Records excerpted from a collection

# # # # # # #

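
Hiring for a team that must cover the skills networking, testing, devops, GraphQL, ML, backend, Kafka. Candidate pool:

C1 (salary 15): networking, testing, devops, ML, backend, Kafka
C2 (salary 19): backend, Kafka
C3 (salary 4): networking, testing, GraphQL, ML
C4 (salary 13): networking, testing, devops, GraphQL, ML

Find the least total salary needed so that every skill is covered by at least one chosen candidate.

C1, C3 cover every skill at salary 15 + 4 = 19.
Any cover uses at least 2 candidates; among all covering selections none totals below 19.

19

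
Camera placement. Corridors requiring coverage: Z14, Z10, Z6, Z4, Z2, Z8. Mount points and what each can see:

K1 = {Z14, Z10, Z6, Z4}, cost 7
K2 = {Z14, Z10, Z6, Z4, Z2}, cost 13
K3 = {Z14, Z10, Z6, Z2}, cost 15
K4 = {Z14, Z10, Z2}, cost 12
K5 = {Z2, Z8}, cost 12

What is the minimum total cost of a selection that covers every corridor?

K1, K5 cover every corridor at cost 7 + 12 = 19.
Any cover uses at least 2 camera mounts; among all covering selections none totals below 19.

19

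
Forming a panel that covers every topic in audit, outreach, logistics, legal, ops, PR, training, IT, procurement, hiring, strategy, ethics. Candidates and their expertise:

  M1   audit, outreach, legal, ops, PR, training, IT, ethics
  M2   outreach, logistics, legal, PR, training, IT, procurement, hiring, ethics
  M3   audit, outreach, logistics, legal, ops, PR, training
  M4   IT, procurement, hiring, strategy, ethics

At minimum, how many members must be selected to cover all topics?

2

M3, M4 together cover {audit, outreach, logistics, legal, ops, PR, training, IT, procurement, hiring, strategy, ethics} — every topic.
No single member contains all 12 topics, so 2 is optimal.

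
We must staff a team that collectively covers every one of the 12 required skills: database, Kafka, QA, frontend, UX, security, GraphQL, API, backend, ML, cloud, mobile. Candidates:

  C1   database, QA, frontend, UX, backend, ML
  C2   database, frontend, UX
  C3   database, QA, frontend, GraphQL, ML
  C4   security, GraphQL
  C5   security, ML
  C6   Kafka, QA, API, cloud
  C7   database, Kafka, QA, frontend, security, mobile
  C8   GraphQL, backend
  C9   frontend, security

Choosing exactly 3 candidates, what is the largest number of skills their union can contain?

Choosing C1, C4, C6 covers {database, Kafka, QA, frontend, UX, security, GraphQL, API, backend, ML, cloud} — 11 skills.
No choice of 3 candidates does better; here mobile is left uncovered.

11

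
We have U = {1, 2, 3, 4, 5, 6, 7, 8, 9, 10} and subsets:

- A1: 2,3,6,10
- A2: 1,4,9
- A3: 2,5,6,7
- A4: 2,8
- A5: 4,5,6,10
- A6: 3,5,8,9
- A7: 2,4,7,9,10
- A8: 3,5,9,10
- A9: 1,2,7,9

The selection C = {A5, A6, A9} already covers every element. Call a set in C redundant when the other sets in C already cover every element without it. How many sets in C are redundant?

Drop A5: 4, 6, 10 uncovered — not redundant.
Drop A6: 3, 8 uncovered — not redundant.
Drop A9: 1, 2, 7 uncovered — not redundant.
None of the sets in C is redundant.

0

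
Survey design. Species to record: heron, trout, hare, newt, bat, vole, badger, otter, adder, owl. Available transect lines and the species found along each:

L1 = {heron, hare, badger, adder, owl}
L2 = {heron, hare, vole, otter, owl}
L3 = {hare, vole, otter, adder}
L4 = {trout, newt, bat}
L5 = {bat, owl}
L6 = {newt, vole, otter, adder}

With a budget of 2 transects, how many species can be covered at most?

8

Choosing L1, L4 covers {heron, trout, hare, newt, bat, badger, adder, owl} — 8 species.
No choice of 2 transects does better; here vole, otter are left uncovered.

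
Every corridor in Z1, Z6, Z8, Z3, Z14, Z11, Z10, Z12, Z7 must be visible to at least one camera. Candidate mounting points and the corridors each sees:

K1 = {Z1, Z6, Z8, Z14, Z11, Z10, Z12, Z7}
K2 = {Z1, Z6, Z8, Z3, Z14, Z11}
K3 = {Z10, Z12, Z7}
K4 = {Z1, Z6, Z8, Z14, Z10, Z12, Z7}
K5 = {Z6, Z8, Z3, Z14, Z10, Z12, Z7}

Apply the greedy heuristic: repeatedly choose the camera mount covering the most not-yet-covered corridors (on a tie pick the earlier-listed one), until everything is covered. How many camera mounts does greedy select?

2

Pick 1: K1 covers 8 new corridors (Z1, Z6, Z8, Z14, Z11, Z10, Z12, Z7).
Pick 2: K2 covers 1 new corridors (Z3).
Greedy uses 2 camera mounts.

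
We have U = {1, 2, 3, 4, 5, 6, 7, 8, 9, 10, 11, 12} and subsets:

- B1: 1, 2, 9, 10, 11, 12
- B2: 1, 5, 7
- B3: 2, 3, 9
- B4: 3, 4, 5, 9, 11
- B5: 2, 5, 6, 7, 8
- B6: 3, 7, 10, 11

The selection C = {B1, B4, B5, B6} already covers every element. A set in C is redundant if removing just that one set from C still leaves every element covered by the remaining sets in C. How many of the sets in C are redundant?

1

Drop B1: 1, 12 uncovered — not redundant.
Drop B4: 4 uncovered — not redundant.
Drop B5: 6, 8 uncovered — not redundant.
Drop B6: the rest still cover every element — redundant.
1 redundant: B6.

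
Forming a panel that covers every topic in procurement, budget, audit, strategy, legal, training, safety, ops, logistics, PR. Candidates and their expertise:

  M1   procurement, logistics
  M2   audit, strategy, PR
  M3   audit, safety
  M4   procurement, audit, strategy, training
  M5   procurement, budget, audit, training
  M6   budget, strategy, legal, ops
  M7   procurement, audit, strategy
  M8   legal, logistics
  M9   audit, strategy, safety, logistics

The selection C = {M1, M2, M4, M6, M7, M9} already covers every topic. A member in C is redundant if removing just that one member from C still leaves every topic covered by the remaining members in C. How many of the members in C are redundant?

Drop M1: the rest still cover every topic — redundant.
Drop M2: PR uncovered — not redundant.
Drop M4: training uncovered — not redundant.
Drop M6: budget, legal, ops uncovered — not redundant.
Drop M7: the rest still cover every topic — redundant.
Drop M9: safety uncovered — not redundant.
2 redundant: M1, M7.

2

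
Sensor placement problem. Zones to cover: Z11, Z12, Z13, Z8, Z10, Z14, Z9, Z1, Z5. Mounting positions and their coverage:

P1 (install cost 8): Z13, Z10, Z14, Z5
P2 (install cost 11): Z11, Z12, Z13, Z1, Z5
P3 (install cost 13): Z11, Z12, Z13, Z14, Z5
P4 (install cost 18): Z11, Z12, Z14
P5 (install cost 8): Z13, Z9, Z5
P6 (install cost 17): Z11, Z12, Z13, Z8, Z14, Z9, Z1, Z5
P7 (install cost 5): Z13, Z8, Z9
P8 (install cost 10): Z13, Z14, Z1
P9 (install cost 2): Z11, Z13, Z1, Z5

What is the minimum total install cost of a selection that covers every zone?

24

P1, P2, P7 cover every zone at install cost 8 + 11 + 5 = 24.
Any cover uses at least 2 sensor positions; among all covering selections none totals below 24.
Greedy by coverage-per-install cost would pick P9, P7, P1, P2 for 26 — worse than the optimum 24.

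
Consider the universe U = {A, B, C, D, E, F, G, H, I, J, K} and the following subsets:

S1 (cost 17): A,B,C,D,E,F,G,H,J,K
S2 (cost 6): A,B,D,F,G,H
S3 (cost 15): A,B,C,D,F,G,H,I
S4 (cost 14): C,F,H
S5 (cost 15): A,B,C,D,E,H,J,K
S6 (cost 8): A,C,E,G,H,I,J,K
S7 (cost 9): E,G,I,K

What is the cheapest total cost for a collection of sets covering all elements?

14

S2, S6 cover every element at cost 6 + 8 = 14.
Any cover uses at least 2 sets; among all covering selections none totals below 14.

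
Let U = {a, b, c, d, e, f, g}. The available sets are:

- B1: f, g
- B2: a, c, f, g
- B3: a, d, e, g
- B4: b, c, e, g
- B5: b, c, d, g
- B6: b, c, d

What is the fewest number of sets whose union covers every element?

3

B1, B3, B4 together cover {a, b, c, d, e, f, g} — every element.
No 2 of the 6 sets cover everything (all 15 pairs fall short), so 3 is minimum.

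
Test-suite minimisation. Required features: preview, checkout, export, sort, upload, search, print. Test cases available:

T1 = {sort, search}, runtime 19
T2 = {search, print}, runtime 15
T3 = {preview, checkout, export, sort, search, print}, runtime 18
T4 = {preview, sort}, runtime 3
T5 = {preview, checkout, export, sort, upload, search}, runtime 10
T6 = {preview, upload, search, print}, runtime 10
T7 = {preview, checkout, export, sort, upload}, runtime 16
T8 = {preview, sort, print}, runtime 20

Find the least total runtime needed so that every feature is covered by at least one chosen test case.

T5, T6 cover every feature at runtime 10 + 10 = 20.
Any cover uses at least 2 test cases; among all covering selections none totals below 20.

20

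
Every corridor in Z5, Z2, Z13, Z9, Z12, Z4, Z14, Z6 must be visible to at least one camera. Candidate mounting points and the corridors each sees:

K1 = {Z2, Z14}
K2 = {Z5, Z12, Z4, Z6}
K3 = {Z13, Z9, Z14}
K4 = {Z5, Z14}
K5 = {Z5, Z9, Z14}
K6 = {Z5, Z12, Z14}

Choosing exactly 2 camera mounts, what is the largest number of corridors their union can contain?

Choosing K2, K3 covers {Z5, Z13, Z9, Z12, Z4, Z14, Z6} — 7 corridors.
No choice of 2 camera mounts does better; here Z2 is left uncovered.

7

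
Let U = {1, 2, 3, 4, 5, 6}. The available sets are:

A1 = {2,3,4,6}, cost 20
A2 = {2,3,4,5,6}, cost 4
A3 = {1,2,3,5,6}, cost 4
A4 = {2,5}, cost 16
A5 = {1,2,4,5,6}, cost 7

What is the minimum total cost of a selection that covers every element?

8

A2, A3 cover every element at cost 4 + 4 = 8.
Any cover uses at least 2 sets; among all covering selections none totals below 8.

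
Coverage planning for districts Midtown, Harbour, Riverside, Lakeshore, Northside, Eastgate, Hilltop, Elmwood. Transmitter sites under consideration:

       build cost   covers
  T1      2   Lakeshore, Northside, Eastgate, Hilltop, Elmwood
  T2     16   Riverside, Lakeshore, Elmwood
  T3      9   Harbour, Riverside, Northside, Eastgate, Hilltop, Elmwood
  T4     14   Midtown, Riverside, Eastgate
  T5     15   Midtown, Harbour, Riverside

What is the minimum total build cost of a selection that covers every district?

T1, T5 cover every district at build cost 2 + 15 = 17.
Any cover uses at least 2 transmitter sites; among all covering selections none totals below 17.
Greedy by coverage-per-build cost would pick T1, T3, T4 for 25 — worse than the optimum 17.

17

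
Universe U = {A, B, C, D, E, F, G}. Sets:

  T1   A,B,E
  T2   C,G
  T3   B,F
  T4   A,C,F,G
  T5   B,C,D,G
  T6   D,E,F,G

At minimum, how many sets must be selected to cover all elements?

T1, T2, T6 together cover {A, B, C, D, E, F, G} — every element.
No 2 of the 6 sets cover everything (all 15 pairs fall short), so 3 is minimum.

3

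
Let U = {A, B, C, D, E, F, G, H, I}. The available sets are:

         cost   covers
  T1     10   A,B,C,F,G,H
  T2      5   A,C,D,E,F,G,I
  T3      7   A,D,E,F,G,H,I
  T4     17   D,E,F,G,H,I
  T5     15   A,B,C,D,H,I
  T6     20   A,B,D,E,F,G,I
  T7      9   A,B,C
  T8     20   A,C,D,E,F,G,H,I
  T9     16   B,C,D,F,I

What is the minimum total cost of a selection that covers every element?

T1, T2 cover every element at cost 10 + 5 = 15.
Any cover uses at least 2 sets; among all covering selections none totals below 15.

15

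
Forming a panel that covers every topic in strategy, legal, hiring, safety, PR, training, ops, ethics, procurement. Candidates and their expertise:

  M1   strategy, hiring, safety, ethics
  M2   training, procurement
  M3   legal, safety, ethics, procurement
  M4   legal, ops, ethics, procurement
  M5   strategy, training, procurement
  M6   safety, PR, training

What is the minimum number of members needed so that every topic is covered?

M1, M4, M6 together cover {strategy, legal, hiring, safety, PR, training, ops, ethics, procurement} — every topic.
No 2 of the 6 members cover everything (all 15 pairs fall short), so 3 is minimum.

3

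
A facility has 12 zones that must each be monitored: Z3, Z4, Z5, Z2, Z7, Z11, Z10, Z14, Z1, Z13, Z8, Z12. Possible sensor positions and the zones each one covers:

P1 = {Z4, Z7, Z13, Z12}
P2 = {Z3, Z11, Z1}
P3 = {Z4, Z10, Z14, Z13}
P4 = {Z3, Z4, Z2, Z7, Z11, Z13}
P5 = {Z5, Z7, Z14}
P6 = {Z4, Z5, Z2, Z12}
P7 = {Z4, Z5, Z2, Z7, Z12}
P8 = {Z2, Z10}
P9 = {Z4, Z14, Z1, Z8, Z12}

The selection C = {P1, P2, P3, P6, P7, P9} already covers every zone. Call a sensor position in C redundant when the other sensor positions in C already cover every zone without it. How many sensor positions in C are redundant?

3

Drop P1: the rest still cover every zone — redundant.
Drop P2: Z3, Z11 uncovered — not redundant.
Drop P3: Z10 uncovered — not redundant.
Drop P6: the rest still cover every zone — redundant.
Drop P7: the rest still cover every zone — redundant.
Drop P9: Z8 uncovered — not redundant.
3 redundant: P1, P6, P7.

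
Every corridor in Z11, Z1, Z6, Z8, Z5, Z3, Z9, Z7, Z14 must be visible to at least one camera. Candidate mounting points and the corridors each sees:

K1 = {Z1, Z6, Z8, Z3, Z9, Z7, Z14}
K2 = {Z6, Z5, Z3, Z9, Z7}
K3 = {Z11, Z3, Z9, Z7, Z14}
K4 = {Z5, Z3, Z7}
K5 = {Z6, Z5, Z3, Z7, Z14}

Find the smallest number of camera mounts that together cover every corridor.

3

K1, K2, K3 together cover {Z11, Z1, Z6, Z8, Z5, Z3, Z9, Z7, Z14} — every corridor.
No 2 of the 5 camera mounts cover everything (all 10 pairs fall short), so 3 is minimum.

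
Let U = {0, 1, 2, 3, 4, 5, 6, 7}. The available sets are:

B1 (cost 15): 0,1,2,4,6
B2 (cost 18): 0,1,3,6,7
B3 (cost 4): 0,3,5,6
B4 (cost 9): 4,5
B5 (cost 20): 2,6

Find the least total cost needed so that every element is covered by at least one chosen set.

B1, B2, B3 cover every element at cost 15 + 18 + 4 = 37.
Any cover uses at least 3 sets; among all covering selections none totals below 37.

37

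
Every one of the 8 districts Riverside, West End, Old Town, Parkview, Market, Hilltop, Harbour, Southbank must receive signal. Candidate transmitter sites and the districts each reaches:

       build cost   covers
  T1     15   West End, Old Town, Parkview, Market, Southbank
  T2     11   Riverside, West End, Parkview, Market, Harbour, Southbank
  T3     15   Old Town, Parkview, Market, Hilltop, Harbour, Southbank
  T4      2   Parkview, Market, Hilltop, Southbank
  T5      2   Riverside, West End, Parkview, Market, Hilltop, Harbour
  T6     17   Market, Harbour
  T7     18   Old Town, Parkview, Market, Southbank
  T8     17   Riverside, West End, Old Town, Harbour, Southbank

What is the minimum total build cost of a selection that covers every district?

T1, T5 cover every district at build cost 15 + 2 = 17.
Any cover uses at least 2 transmitter sites; among all covering selections none totals below 17.
Greedy by coverage-per-build cost would pick T5, T4, T1 for 19 — worse than the optimum 17.

17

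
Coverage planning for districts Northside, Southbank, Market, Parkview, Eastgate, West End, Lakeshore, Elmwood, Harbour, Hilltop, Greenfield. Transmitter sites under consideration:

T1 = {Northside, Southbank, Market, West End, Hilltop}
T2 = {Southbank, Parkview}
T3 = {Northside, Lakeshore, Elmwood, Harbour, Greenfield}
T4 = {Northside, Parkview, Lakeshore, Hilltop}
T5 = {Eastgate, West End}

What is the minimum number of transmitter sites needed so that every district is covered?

T1, T2, T3, T5 together cover {Northside, Southbank, Market, Parkview, Eastgate, West End, Lakeshore, Elmwood, Harbour, Hilltop, Greenfield} — every district.
No 3 of the 5 transmitter sites cover everything (all 10 triples fall short), so 4 is minimum.

4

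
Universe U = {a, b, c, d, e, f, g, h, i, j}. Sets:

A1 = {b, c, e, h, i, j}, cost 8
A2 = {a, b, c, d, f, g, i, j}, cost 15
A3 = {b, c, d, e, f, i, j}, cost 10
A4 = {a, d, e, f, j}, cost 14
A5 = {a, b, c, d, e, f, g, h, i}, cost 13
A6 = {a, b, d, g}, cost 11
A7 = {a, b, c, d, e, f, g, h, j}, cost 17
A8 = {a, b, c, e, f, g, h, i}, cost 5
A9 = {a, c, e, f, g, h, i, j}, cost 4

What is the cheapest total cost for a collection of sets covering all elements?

A3, A9 cover every element at cost 10 + 4 = 14.
Any cover uses at least 2 sets; among all covering selections none totals below 14.

14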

# # # # # # #

→ ACTIVITY
The lines that mention the word "Midtown" should be pulled from the records above.

→ SOLUTION FOR THIS EXERCISE
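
Coverage planning for districts Midtown, Harbour, Riverside, Lakeshore, Northside, Eastgate, Hilltop, Elmwood. Transmitter sites under consideration:
  T4     14   Midtown, Riverside, Eastgate
  T5     15   Midtown, Harbour, Riverside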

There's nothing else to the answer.